* Brief *
For each record below, write an exact copy.

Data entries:
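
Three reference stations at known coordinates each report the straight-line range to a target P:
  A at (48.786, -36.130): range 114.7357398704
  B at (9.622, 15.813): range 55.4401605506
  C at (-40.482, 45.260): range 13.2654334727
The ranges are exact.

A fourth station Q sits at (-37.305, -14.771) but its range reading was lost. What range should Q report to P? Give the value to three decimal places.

47.452

eq1: (x − 48.786)² + (y + 36.130)² = 114.7357398704²
eq2: (x − 9.622)² + (y − 15.813)² = 55.4401605506²
eq3: (x + 40.482)² + (y − 45.260)² = 13.2654334727²
eq1−eq3, eq1−eq2 (x²,y² cancel):
  -178.536·x + 162.780·y = 12990.127506
  -78.328·x + 103.886·y = 6747.861759
det = -178.536·103.886 − 162.780·-78.328 = -5797.159056
x = (12990.127506·103.886 − 162.780·6747.861759) / -5797.159056 = -43.310085
y = (-178.536·6747.861759 − 12990.127506·-78.328) / -5797.159056 = 32.299535
|P − Q| = √((-43.310085 − -37.305)² + (32.299535 − -14.771)²) = 47.452042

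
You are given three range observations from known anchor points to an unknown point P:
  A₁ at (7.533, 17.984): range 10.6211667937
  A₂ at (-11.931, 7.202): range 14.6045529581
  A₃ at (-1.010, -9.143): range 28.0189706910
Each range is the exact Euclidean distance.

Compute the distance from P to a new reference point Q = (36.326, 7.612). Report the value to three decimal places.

eq1: (x − 7.533)² + (y − 17.984)² = 10.6211667937²
eq2: (x + 11.931)² + (y − 7.202)² = 14.6045529581²
eq3: (x + 1.010)² + (y + 9.143)² = 28.0189706910²
eq2−eq1, eq2−eq3 (x²,y² cancel):
  38.928·x + 21.564·y = 286.436563
  21.842·x − 32.690·y = -681.372767
det = 38.928·-32.690 − 21.564·21.842 = -1743.557208
x = (286.436563·-32.690 − 21.564·-681.372767) / -1743.557208 = -3.056688
y = (38.928·-681.372767 − 286.436563·21.842) / -1743.557208 = 18.801119
|P − Q| = √((-3.056688 − 36.326)² + (18.801119 − 7.612)²) = 40.941330

40.941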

* Answer for the task *
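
Three reference stations at known coordinates each report the straight-line range to a target P:
  A at (48.786, -36.130): range 114.7357398704
  B at (9.622, 15.813): range 55.4401605506
  C at (-40.482, 45.260): range 13.2654334727
The ranges are exact.

A fourth station Q sits at (-37.305, -14.771) but its range reading was lost. What range should Q report to P? Give the value to three decimal places.

47.452

eq1: (x − 48.786)² + (y + 36.130)² = 114.7357398704²
eq2: (x − 9.622)² + (y − 15.813)² = 55.4401605506²
eq3: (x + 40.482)² + (y − 45.260)² = 13.2654334727²
eq1−eq3, eq1−eq2 (x²,y² cancel):
  -178.536·x + 162.780·y = 12990.127506
  -78.328·x + 103.886·y = 6747.861759
det = -178.536·103.886 − 162.780·-78.328 = -5797.159056
x = (12990.127506·103.886 − 162.780·6747.861759) / -5797.159056 = -43.310085
y = (-178.536·6747.861759 − 12990.127506·-78.328) / -5797.159056 = 32.299535
|P − Q| = √((-43.310085 − -37.305)² + (32.299535 − -14.771)²) = 47.452042

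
You are given three range observations from known anchor points to an unknown point P:
  A₁ at (7.533, 17.984): range 10.6211667937
  A₂ at (-11.931, 7.202): range 14.6045529581
  A₃ at (-1.010, -9.143): range 28.0189706910
Each range is the exact Euclidean distance.

Compute the distance from P to a new reference point Q = (36.326, 7.612). Report the value to three decimal places.

eq1: (x − 7.533)² + (y − 17.984)² = 10.6211667937²
eq2: (x + 11.931)² + (y − 7.202)² = 14.6045529581²
eq3: (x + 1.010)² + (y + 9.143)² = 28.0189706910²
eq2−eq1, eq2−eq3 (x²,y² cancel):
  38.928·x + 21.564·y = 286.436563
  21.842·x − 32.690·y = -681.372767
det = 38.928·-32.690 − 21.564·21.842 = -1743.557208
x = (286.436563·-32.690 − 21.564·-681.372767) / -1743.557208 = -3.056688
y = (38.928·-681.372767 − 286.436563·21.842) / -1743.557208 = 18.801119
|P − Q| = √((-3.056688 − 36.326)² + (18.801119 − 7.612)²) = 40.941330

40.941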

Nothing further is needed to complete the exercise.